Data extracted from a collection
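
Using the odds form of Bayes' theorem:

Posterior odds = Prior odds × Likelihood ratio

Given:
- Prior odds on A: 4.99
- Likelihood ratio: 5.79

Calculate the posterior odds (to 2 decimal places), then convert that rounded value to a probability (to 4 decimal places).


Step 1: Calculate posterior odds
Posterior odds = Prior odds × LR
               = 4.99 × 5.79
               = 28.89

Step 2: Convert to probability
P(A|E) = Posterior odds / (1 + Posterior odds)
       = 28.89 / (1 + 28.89)
       = 28.89 / 29.89
       = 0.9665

The evidence increased P(A) from 0.8331 to 0.9665.


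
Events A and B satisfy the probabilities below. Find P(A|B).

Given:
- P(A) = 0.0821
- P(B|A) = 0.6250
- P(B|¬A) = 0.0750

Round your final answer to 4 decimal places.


Bayes' theorem: P(A|B) = P(B|A) × P(A) / P(B)

Step 1: Calculate P(B) using law of total probability
P(B) = P(B|A)P(A) + P(B|¬A)P(¬A)
     = 0.6250 × 0.0821 + 0.0750 × 0.9179
     = 0.05131250 + 0.06884250
     = 0.12015500

Step 2: Apply Bayes' theorem
P(A|B) = P(B|A) × P(A) / P(B)
       = 0.05131250 / 0.12015500
       = 0.4271


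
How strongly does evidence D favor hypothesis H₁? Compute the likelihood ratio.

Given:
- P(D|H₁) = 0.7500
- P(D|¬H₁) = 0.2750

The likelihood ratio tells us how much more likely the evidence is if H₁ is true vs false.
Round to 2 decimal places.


Likelihood Ratio (LR) = P(D|H₁) / P(D|¬H₁)

LR = 0.7500 / 0.2750
   = 2.73

The evidence is 2.73 times more likely if H₁ is true than if H₁ is false.
LR > 1, so observing D raises the odds in favor of H₁.


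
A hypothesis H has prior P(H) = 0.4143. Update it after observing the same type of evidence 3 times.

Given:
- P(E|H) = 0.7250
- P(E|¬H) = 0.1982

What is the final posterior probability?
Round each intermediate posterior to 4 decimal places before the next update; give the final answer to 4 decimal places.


Sequential Bayesian updating:

Initial prior: P(H) = 0.4143

Update 1:
  P(E) = 0.7250 × 0.4143 + 0.1982 × 0.5857 = 0.30036750 + 0.11608574 = 0.41645324
  P(H|E) = 0.30036750 / 0.41645324 = 0.7213

Update 2:
  P(E) = 0.7250 × 0.7213 + 0.1982 × 0.2787 = 0.52294250 + 0.05523834 = 0.57818084
  P(H|E) = 0.52294250 / 0.57818084 = 0.9045

Update 3:
  P(E) = 0.7250 × 0.9045 + 0.1982 × 0.0955 = 0.65576250 + 0.01892810 = 0.67469060
  P(H|E) = 0.65576250 / 0.67469060 = 0.9719

Final posterior: 0.9719


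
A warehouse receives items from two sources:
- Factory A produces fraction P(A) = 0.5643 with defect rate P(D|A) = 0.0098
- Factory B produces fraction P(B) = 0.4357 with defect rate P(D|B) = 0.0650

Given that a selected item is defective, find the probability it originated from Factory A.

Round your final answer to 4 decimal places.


Let A = from Factory A, D = defective

Given:
- P(A) = 0.5643, P(B) = 0.4357
- P(D|A) = 0.0098, P(D|B) = 0.0650

Step 1: Find P(D)
P(D) = P(D|A)P(A) + P(D|B)P(B)
     = 0.0098 × 0.5643 + 0.0650 × 0.4357
     = 0.00553014 + 0.02832050
     = 0.03385064

Step 2: Apply Bayes' theorem
P(A|D) = P(D|A)P(A) / P(D)
       = 0.00553014 / 0.03385064
       = 0.1634


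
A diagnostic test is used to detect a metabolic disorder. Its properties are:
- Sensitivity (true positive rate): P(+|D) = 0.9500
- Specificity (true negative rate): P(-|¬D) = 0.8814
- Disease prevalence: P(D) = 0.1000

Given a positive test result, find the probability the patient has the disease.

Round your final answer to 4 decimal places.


Let D = has disease, + = positive test

Given:
- P(D) = 0.1000 (prevalence)
- P(+|D) = 0.9500 (sensitivity)
- P(-|¬D) = 0.8814 (specificity)
- P(+|¬D) = 0.1186 (false positive rate = 1 - specificity)

Step 1: Find P(+)
P(+) = P(+|D)P(D) + P(+|¬D)P(¬D)
     = 0.9500 × 0.1000 + 0.1186 × 0.9000
     = 0.09500000 + 0.10674000
     = 0.20174000

Step 2: Apply Bayes' theorem for P(D|+)
P(D|+) = P(+|D)P(D) / P(+)
       = 0.09500000 / 0.20174000
       = 0.4709


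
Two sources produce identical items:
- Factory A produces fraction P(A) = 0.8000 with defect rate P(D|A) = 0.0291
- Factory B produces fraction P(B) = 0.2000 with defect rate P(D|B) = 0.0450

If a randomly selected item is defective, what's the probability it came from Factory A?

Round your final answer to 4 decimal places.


Let A = from Factory A, D = defective

Given:
- P(A) = 0.8000, P(B) = 0.2000
- P(D|A) = 0.0291, P(D|B) = 0.0450

Step 1: Find P(D)
P(D) = P(D|A)P(A) + P(D|B)P(B)
     = 0.0291 × 0.8000 + 0.0450 × 0.2000
     = 0.02328000 + 0.00900000
     = 0.03228000

Step 2: Apply Bayes' theorem
P(A|D) = P(D|A)P(A) / P(D)
       = 0.02328000 / 0.03228000
       = 0.7212


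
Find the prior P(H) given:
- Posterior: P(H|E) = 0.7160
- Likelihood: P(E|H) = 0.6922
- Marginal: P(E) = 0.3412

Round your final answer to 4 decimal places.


From Bayes' theorem: P(H|E) = P(E|H) × P(H) / P(E)

Rearranging for P(H):
P(H) = P(H|E) × P(E) / P(E|H)
     = 0.7160 × 0.3412 / 0.6922
     = 0.24429920 / 0.6922
     = 0.3529


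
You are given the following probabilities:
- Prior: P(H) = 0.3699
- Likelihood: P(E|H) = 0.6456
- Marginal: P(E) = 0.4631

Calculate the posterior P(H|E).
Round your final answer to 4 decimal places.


Using Bayes' theorem:

P(H|E) = P(E|H) × P(H) / P(E)
       = 0.6456 × 0.3699 / 0.4631
       = 0.23880744 / 0.4631
       = 0.5157

The evidence strengthens our belief in H.
Prior: 0.3699 → Posterior: 0.5157


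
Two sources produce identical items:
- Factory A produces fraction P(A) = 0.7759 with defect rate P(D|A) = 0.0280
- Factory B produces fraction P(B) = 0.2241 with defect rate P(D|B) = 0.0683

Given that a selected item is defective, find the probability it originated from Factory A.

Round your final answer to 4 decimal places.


Let A = from Factory A, D = defective

Given:
- P(A) = 0.7759, P(B) = 0.2241
- P(D|A) = 0.0280, P(D|B) = 0.0683

Step 1: Find P(D)
P(D) = P(D|A)P(A) + P(D|B)P(B)
     = 0.0280 × 0.7759 + 0.0683 × 0.2241
     = 0.02172520 + 0.01530603
     = 0.03703123

Step 2: Apply Bayes' theorem
P(A|D) = P(D|A)P(A) / P(D)
       = 0.02172520 / 0.03703123
       = 0.5867


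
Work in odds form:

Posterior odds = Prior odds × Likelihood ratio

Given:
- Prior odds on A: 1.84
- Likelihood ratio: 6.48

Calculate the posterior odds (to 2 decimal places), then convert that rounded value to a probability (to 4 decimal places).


Step 1: Calculate posterior odds
Posterior odds = Prior odds × LR
               = 1.84 × 6.48
               = 11.92

Step 2: Convert to probability
P(A|E) = Posterior odds / (1 + Posterior odds)
       = 11.92 / (1 + 11.92)
       = 11.92 / 12.92
       = 0.9226

The evidence increased P(A) from 0.6479 to 0.9226.


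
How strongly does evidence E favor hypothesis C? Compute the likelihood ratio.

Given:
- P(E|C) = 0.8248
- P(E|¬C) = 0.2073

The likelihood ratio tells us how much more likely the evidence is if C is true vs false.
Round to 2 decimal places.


Likelihood Ratio (LR) = P(E|C) / P(E|¬C)

LR = 0.8248 / 0.2073
   = 3.98

The evidence is 3.98 times more likely if C is true than if C is false.
Since LR > 1, the evidence supports C over ¬C.


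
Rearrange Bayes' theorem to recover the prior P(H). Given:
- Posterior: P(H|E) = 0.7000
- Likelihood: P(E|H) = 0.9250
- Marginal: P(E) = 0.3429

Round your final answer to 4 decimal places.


From Bayes' theorem: P(H|E) = P(E|H) × P(H) / P(E)

Rearranging for P(H):
P(H) = P(H|E) × P(E) / P(E|H)
     = 0.7000 × 0.3429 / 0.9250
     = 0.24003000 / 0.9250
     = 0.2595


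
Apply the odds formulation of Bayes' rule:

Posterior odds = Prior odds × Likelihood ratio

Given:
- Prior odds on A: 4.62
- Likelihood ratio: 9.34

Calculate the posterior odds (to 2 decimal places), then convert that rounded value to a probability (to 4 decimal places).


Step 1: Calculate posterior odds
Posterior odds = Prior odds × LR
               = 4.62 × 9.34
               = 43.15

Step 2: Convert to probability
P(A|E) = Posterior odds / (1 + Posterior odds)
       = 43.15 / (1 + 43.15)
       = 43.15 / 44.15
       = 0.9773

The evidence increased P(A) from 0.8221 to 0.9773.


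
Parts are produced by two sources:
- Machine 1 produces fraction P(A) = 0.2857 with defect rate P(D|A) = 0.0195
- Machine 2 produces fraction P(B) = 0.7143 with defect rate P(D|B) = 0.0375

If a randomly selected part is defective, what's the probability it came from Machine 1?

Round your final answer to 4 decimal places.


Let A = from Machine 1, D = defective

Given:
- P(A) = 0.2857, P(B) = 0.7143
- P(D|A) = 0.0195, P(D|B) = 0.0375

Step 1: Find P(D)
P(D) = P(D|A)P(A) + P(D|B)P(B)
     = 0.0195 × 0.2857 + 0.0375 × 0.7143
     = 0.00557115 + 0.02678625
     = 0.03235740

Step 2: Apply Bayes' theorem
P(A|D) = P(D|A)P(A) / P(D)
       = 0.00557115 / 0.03235740
       = 0.1722


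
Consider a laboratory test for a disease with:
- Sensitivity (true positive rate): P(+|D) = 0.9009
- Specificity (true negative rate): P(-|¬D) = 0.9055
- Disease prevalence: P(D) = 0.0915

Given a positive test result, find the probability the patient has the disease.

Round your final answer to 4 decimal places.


Let D = has disease, + = positive test

Given:
- P(D) = 0.0915 (prevalence)
- P(+|D) = 0.9009 (sensitivity)
- P(-|¬D) = 0.9055 (specificity)
- P(+|¬D) = 0.0945 (false positive rate = 1 - specificity)

Step 1: Find P(+)
P(+) = P(+|D)P(D) + P(+|¬D)P(¬D)
     = 0.9009 × 0.0915 + 0.0945 × 0.9085
     = 0.08243235 + 0.08585325
     = 0.16828560

Step 2: Apply Bayes' theorem for P(D|+)
P(D|+) = P(+|D)P(D) / P(+)
       = 0.08243235 / 0.16828560
       = 0.4898


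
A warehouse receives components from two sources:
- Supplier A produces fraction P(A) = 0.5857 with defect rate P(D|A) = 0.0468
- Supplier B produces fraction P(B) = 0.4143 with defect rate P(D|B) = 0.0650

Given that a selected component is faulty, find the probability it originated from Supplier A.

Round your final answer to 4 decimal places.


Let A = from Supplier A, D = faulty

Given:
- P(A) = 0.5857, P(B) = 0.4143
- P(D|A) = 0.0468, P(D|B) = 0.0650

Step 1: Find P(D)
P(D) = P(D|A)P(A) + P(D|B)P(B)
     = 0.0468 × 0.5857 + 0.0650 × 0.4143
     = 0.02741076 + 0.02692950
     = 0.05434026

Step 2: Apply Bayes' theorem
P(A|D) = P(D|A)P(A) / P(D)
       = 0.02741076 / 0.05434026
       = 0.5044


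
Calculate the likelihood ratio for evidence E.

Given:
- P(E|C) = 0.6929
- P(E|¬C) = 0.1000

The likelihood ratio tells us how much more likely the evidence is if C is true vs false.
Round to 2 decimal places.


Likelihood Ratio (LR) = P(E|C) / P(E|¬C)

LR = 0.6929 / 0.1000
   = 6.93

The evidence is 6.93 times more likely if C is true than if C is false.
LR > 1, so observing E raises the odds in favor of C.


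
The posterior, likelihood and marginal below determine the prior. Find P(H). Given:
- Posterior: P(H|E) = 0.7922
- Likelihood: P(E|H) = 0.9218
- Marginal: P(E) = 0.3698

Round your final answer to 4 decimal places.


From Bayes' theorem: P(H|E) = P(E|H) × P(H) / P(E)

Rearranging for P(H):
P(H) = P(H|E) × P(E) / P(E|H)
     = 0.7922 × 0.3698 / 0.9218
     = 0.29295556 / 0.9218
     = 0.3178


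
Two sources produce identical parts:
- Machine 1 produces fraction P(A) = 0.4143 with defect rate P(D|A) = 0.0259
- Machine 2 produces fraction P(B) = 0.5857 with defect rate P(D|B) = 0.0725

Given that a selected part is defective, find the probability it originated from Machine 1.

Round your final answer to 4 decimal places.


Let A = from Machine 1, D = defective

Given:
- P(A) = 0.4143, P(B) = 0.5857
- P(D|A) = 0.0259, P(D|B) = 0.0725

Step 1: Find P(D)
P(D) = P(D|A)P(A) + P(D|B)P(B)
     = 0.0259 × 0.4143 + 0.0725 × 0.5857
     = 0.01073037 + 0.04246325
     = 0.05319362

Step 2: Apply Bayes' theorem
P(A|D) = P(D|A)P(A) / P(D)
       = 0.01073037 / 0.05319362
       = 0.2017


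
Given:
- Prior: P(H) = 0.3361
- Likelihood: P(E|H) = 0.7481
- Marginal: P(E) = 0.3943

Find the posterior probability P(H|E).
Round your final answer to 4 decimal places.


Using Bayes' theorem:

P(H|E) = P(E|H) × P(H) / P(E)
       = 0.7481 × 0.3361 / 0.3943
       = 0.25143641 / 0.3943
       = 0.6377

The evidence strengthens our belief in H.
Prior: 0.3361 → Posterior: 0.6377


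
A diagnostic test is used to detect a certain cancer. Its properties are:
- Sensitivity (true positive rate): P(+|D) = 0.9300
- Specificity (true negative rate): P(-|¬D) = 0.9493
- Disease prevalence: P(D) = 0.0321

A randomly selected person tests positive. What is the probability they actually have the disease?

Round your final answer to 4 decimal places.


Let D = has disease, + = positive test

Given:
- P(D) = 0.0321 (prevalence)
- P(+|D) = 0.9300 (sensitivity)
- P(-|¬D) = 0.9493 (specificity)
- P(+|¬D) = 0.0507 (false positive rate = 1 - specificity)

Step 1: Find P(+)
P(+) = P(+|D)P(D) + P(+|¬D)P(¬D)
     = 0.9300 × 0.0321 + 0.0507 × 0.9679
     = 0.02985300 + 0.04907253
     = 0.07892553

Step 2: Apply Bayes' theorem for P(D|+)
P(D|+) = P(+|D)P(D) / P(+)
       = 0.02985300 / 0.07892553
       = 0.3782


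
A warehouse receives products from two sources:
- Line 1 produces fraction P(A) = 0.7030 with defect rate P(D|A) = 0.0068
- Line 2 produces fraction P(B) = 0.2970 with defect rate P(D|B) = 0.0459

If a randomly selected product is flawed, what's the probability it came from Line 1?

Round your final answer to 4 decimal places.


Let A = from Line 1, D = flawed

Given:
- P(A) = 0.7030, P(B) = 0.2970
- P(D|A) = 0.0068, P(D|B) = 0.0459

Step 1: Find P(D)
P(D) = P(D|A)P(A) + P(D|B)P(B)
     = 0.0068 × 0.7030 + 0.0459 × 0.2970
     = 0.00478040 + 0.01363230
     = 0.01841270

Step 2: Apply Bayes' theorem
P(A|D) = P(D|A)P(A) / P(D)
       = 0.00478040 / 0.01841270
       = 0.2596


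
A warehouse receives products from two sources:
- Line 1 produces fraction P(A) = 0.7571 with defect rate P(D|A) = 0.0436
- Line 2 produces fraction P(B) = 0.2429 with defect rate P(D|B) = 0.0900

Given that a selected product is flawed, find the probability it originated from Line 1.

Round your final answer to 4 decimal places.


Let A = from Line 1, D = flawed

Given:
- P(A) = 0.7571, P(B) = 0.2429
- P(D|A) = 0.0436, P(D|B) = 0.0900

Step 1: Find P(D)
P(D) = P(D|A)P(A) + P(D|B)P(B)
     = 0.0436 × 0.7571 + 0.0900 × 0.2429
     = 0.03300956 + 0.02186100
     = 0.05487056

Step 2: Apply Bayes' theorem
P(A|D) = P(D|A)P(A) / P(D)
       = 0.03300956 / 0.05487056
       = 0.6016


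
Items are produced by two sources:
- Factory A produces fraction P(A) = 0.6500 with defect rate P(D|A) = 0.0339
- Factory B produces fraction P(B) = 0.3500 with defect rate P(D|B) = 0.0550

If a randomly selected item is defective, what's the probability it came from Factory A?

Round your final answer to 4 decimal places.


Let A = from Factory A, D = defective

Given:
- P(A) = 0.6500, P(B) = 0.3500
- P(D|A) = 0.0339, P(D|B) = 0.0550

Step 1: Find P(D)
P(D) = P(D|A)P(A) + P(D|B)P(B)
     = 0.0339 × 0.6500 + 0.0550 × 0.3500
     = 0.02203500 + 0.01925000
     = 0.04128500

Step 2: Apply Bayes' theorem
P(A|D) = P(D|A)P(A) / P(D)
       = 0.02203500 / 0.04128500
       = 0.5337


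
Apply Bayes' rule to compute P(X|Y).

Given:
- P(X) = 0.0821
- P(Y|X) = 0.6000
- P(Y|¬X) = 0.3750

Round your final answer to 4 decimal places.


Bayes' theorem: P(X|Y) = P(Y|X) × P(X) / P(Y)

Step 1: Calculate P(Y) using law of total probability
P(Y) = P(Y|X)P(X) + P(Y|¬X)P(¬X)
     = 0.6000 × 0.0821 + 0.3750 × 0.9179
     = 0.04926000 + 0.34421250
     = 0.39347250

Step 2: Apply Bayes' theorem
P(X|Y) = P(Y|X) × P(X) / P(Y)
       = 0.04926000 / 0.39347250
       = 0.1252


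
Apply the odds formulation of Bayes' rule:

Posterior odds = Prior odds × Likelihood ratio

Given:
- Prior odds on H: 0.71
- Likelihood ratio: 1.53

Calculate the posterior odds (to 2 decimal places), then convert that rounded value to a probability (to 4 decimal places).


Step 1: Calculate posterior odds
Posterior odds = Prior odds × LR
               = 0.71 × 1.53
               = 1.09

Step 2: Convert to probability
P(H|E) = Posterior odds / (1 + Posterior odds)
       = 1.09 / (1 + 1.09)
       = 1.09 / 2.09
       = 0.5215

The evidence increased P(H) from 0.4152 to 0.5215.


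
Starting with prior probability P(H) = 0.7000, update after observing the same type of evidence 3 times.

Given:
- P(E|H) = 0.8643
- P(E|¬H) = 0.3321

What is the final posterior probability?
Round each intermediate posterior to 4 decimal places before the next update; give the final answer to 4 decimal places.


Sequential Bayesian updating:

Initial prior: P(H) = 0.7000

Update 1:
  P(E) = 0.8643 × 0.7000 + 0.3321 × 0.3000 = 0.60501000 + 0.09963000 = 0.70464000
  P(H|E) = 0.60501000 / 0.70464000 = 0.8586

Update 2:
  P(E) = 0.8643 × 0.8586 + 0.3321 × 0.1414 = 0.74208798 + 0.04695894 = 0.78904692
  P(H|E) = 0.74208798 / 0.78904692 = 0.9405

Update 3:
  P(E) = 0.8643 × 0.9405 + 0.3321 × 0.0595 = 0.81287415 + 0.01975995 = 0.83263410
  P(H|E) = 0.81287415 / 0.83263410 = 0.9763

Final posterior: 0.9763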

WHAT TO PRODUCE
Reproduce, character for character, only the lines of the preceding data that start at the line with "Parts are produced" and end at the line with "If a randomly selected part", both included.

ANSWER SPACE
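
Parts are produced by two sources:
- Machine 1 produces fraction P(A) = 0.2857 with defect rate P(D|A) = 0.0195
- Machine 2 produces fraction P(B) = 0.7143 with defect rate P(D|B) = 0.0375

If a randomly selected part is defective, what's the probability it came from Machine 1?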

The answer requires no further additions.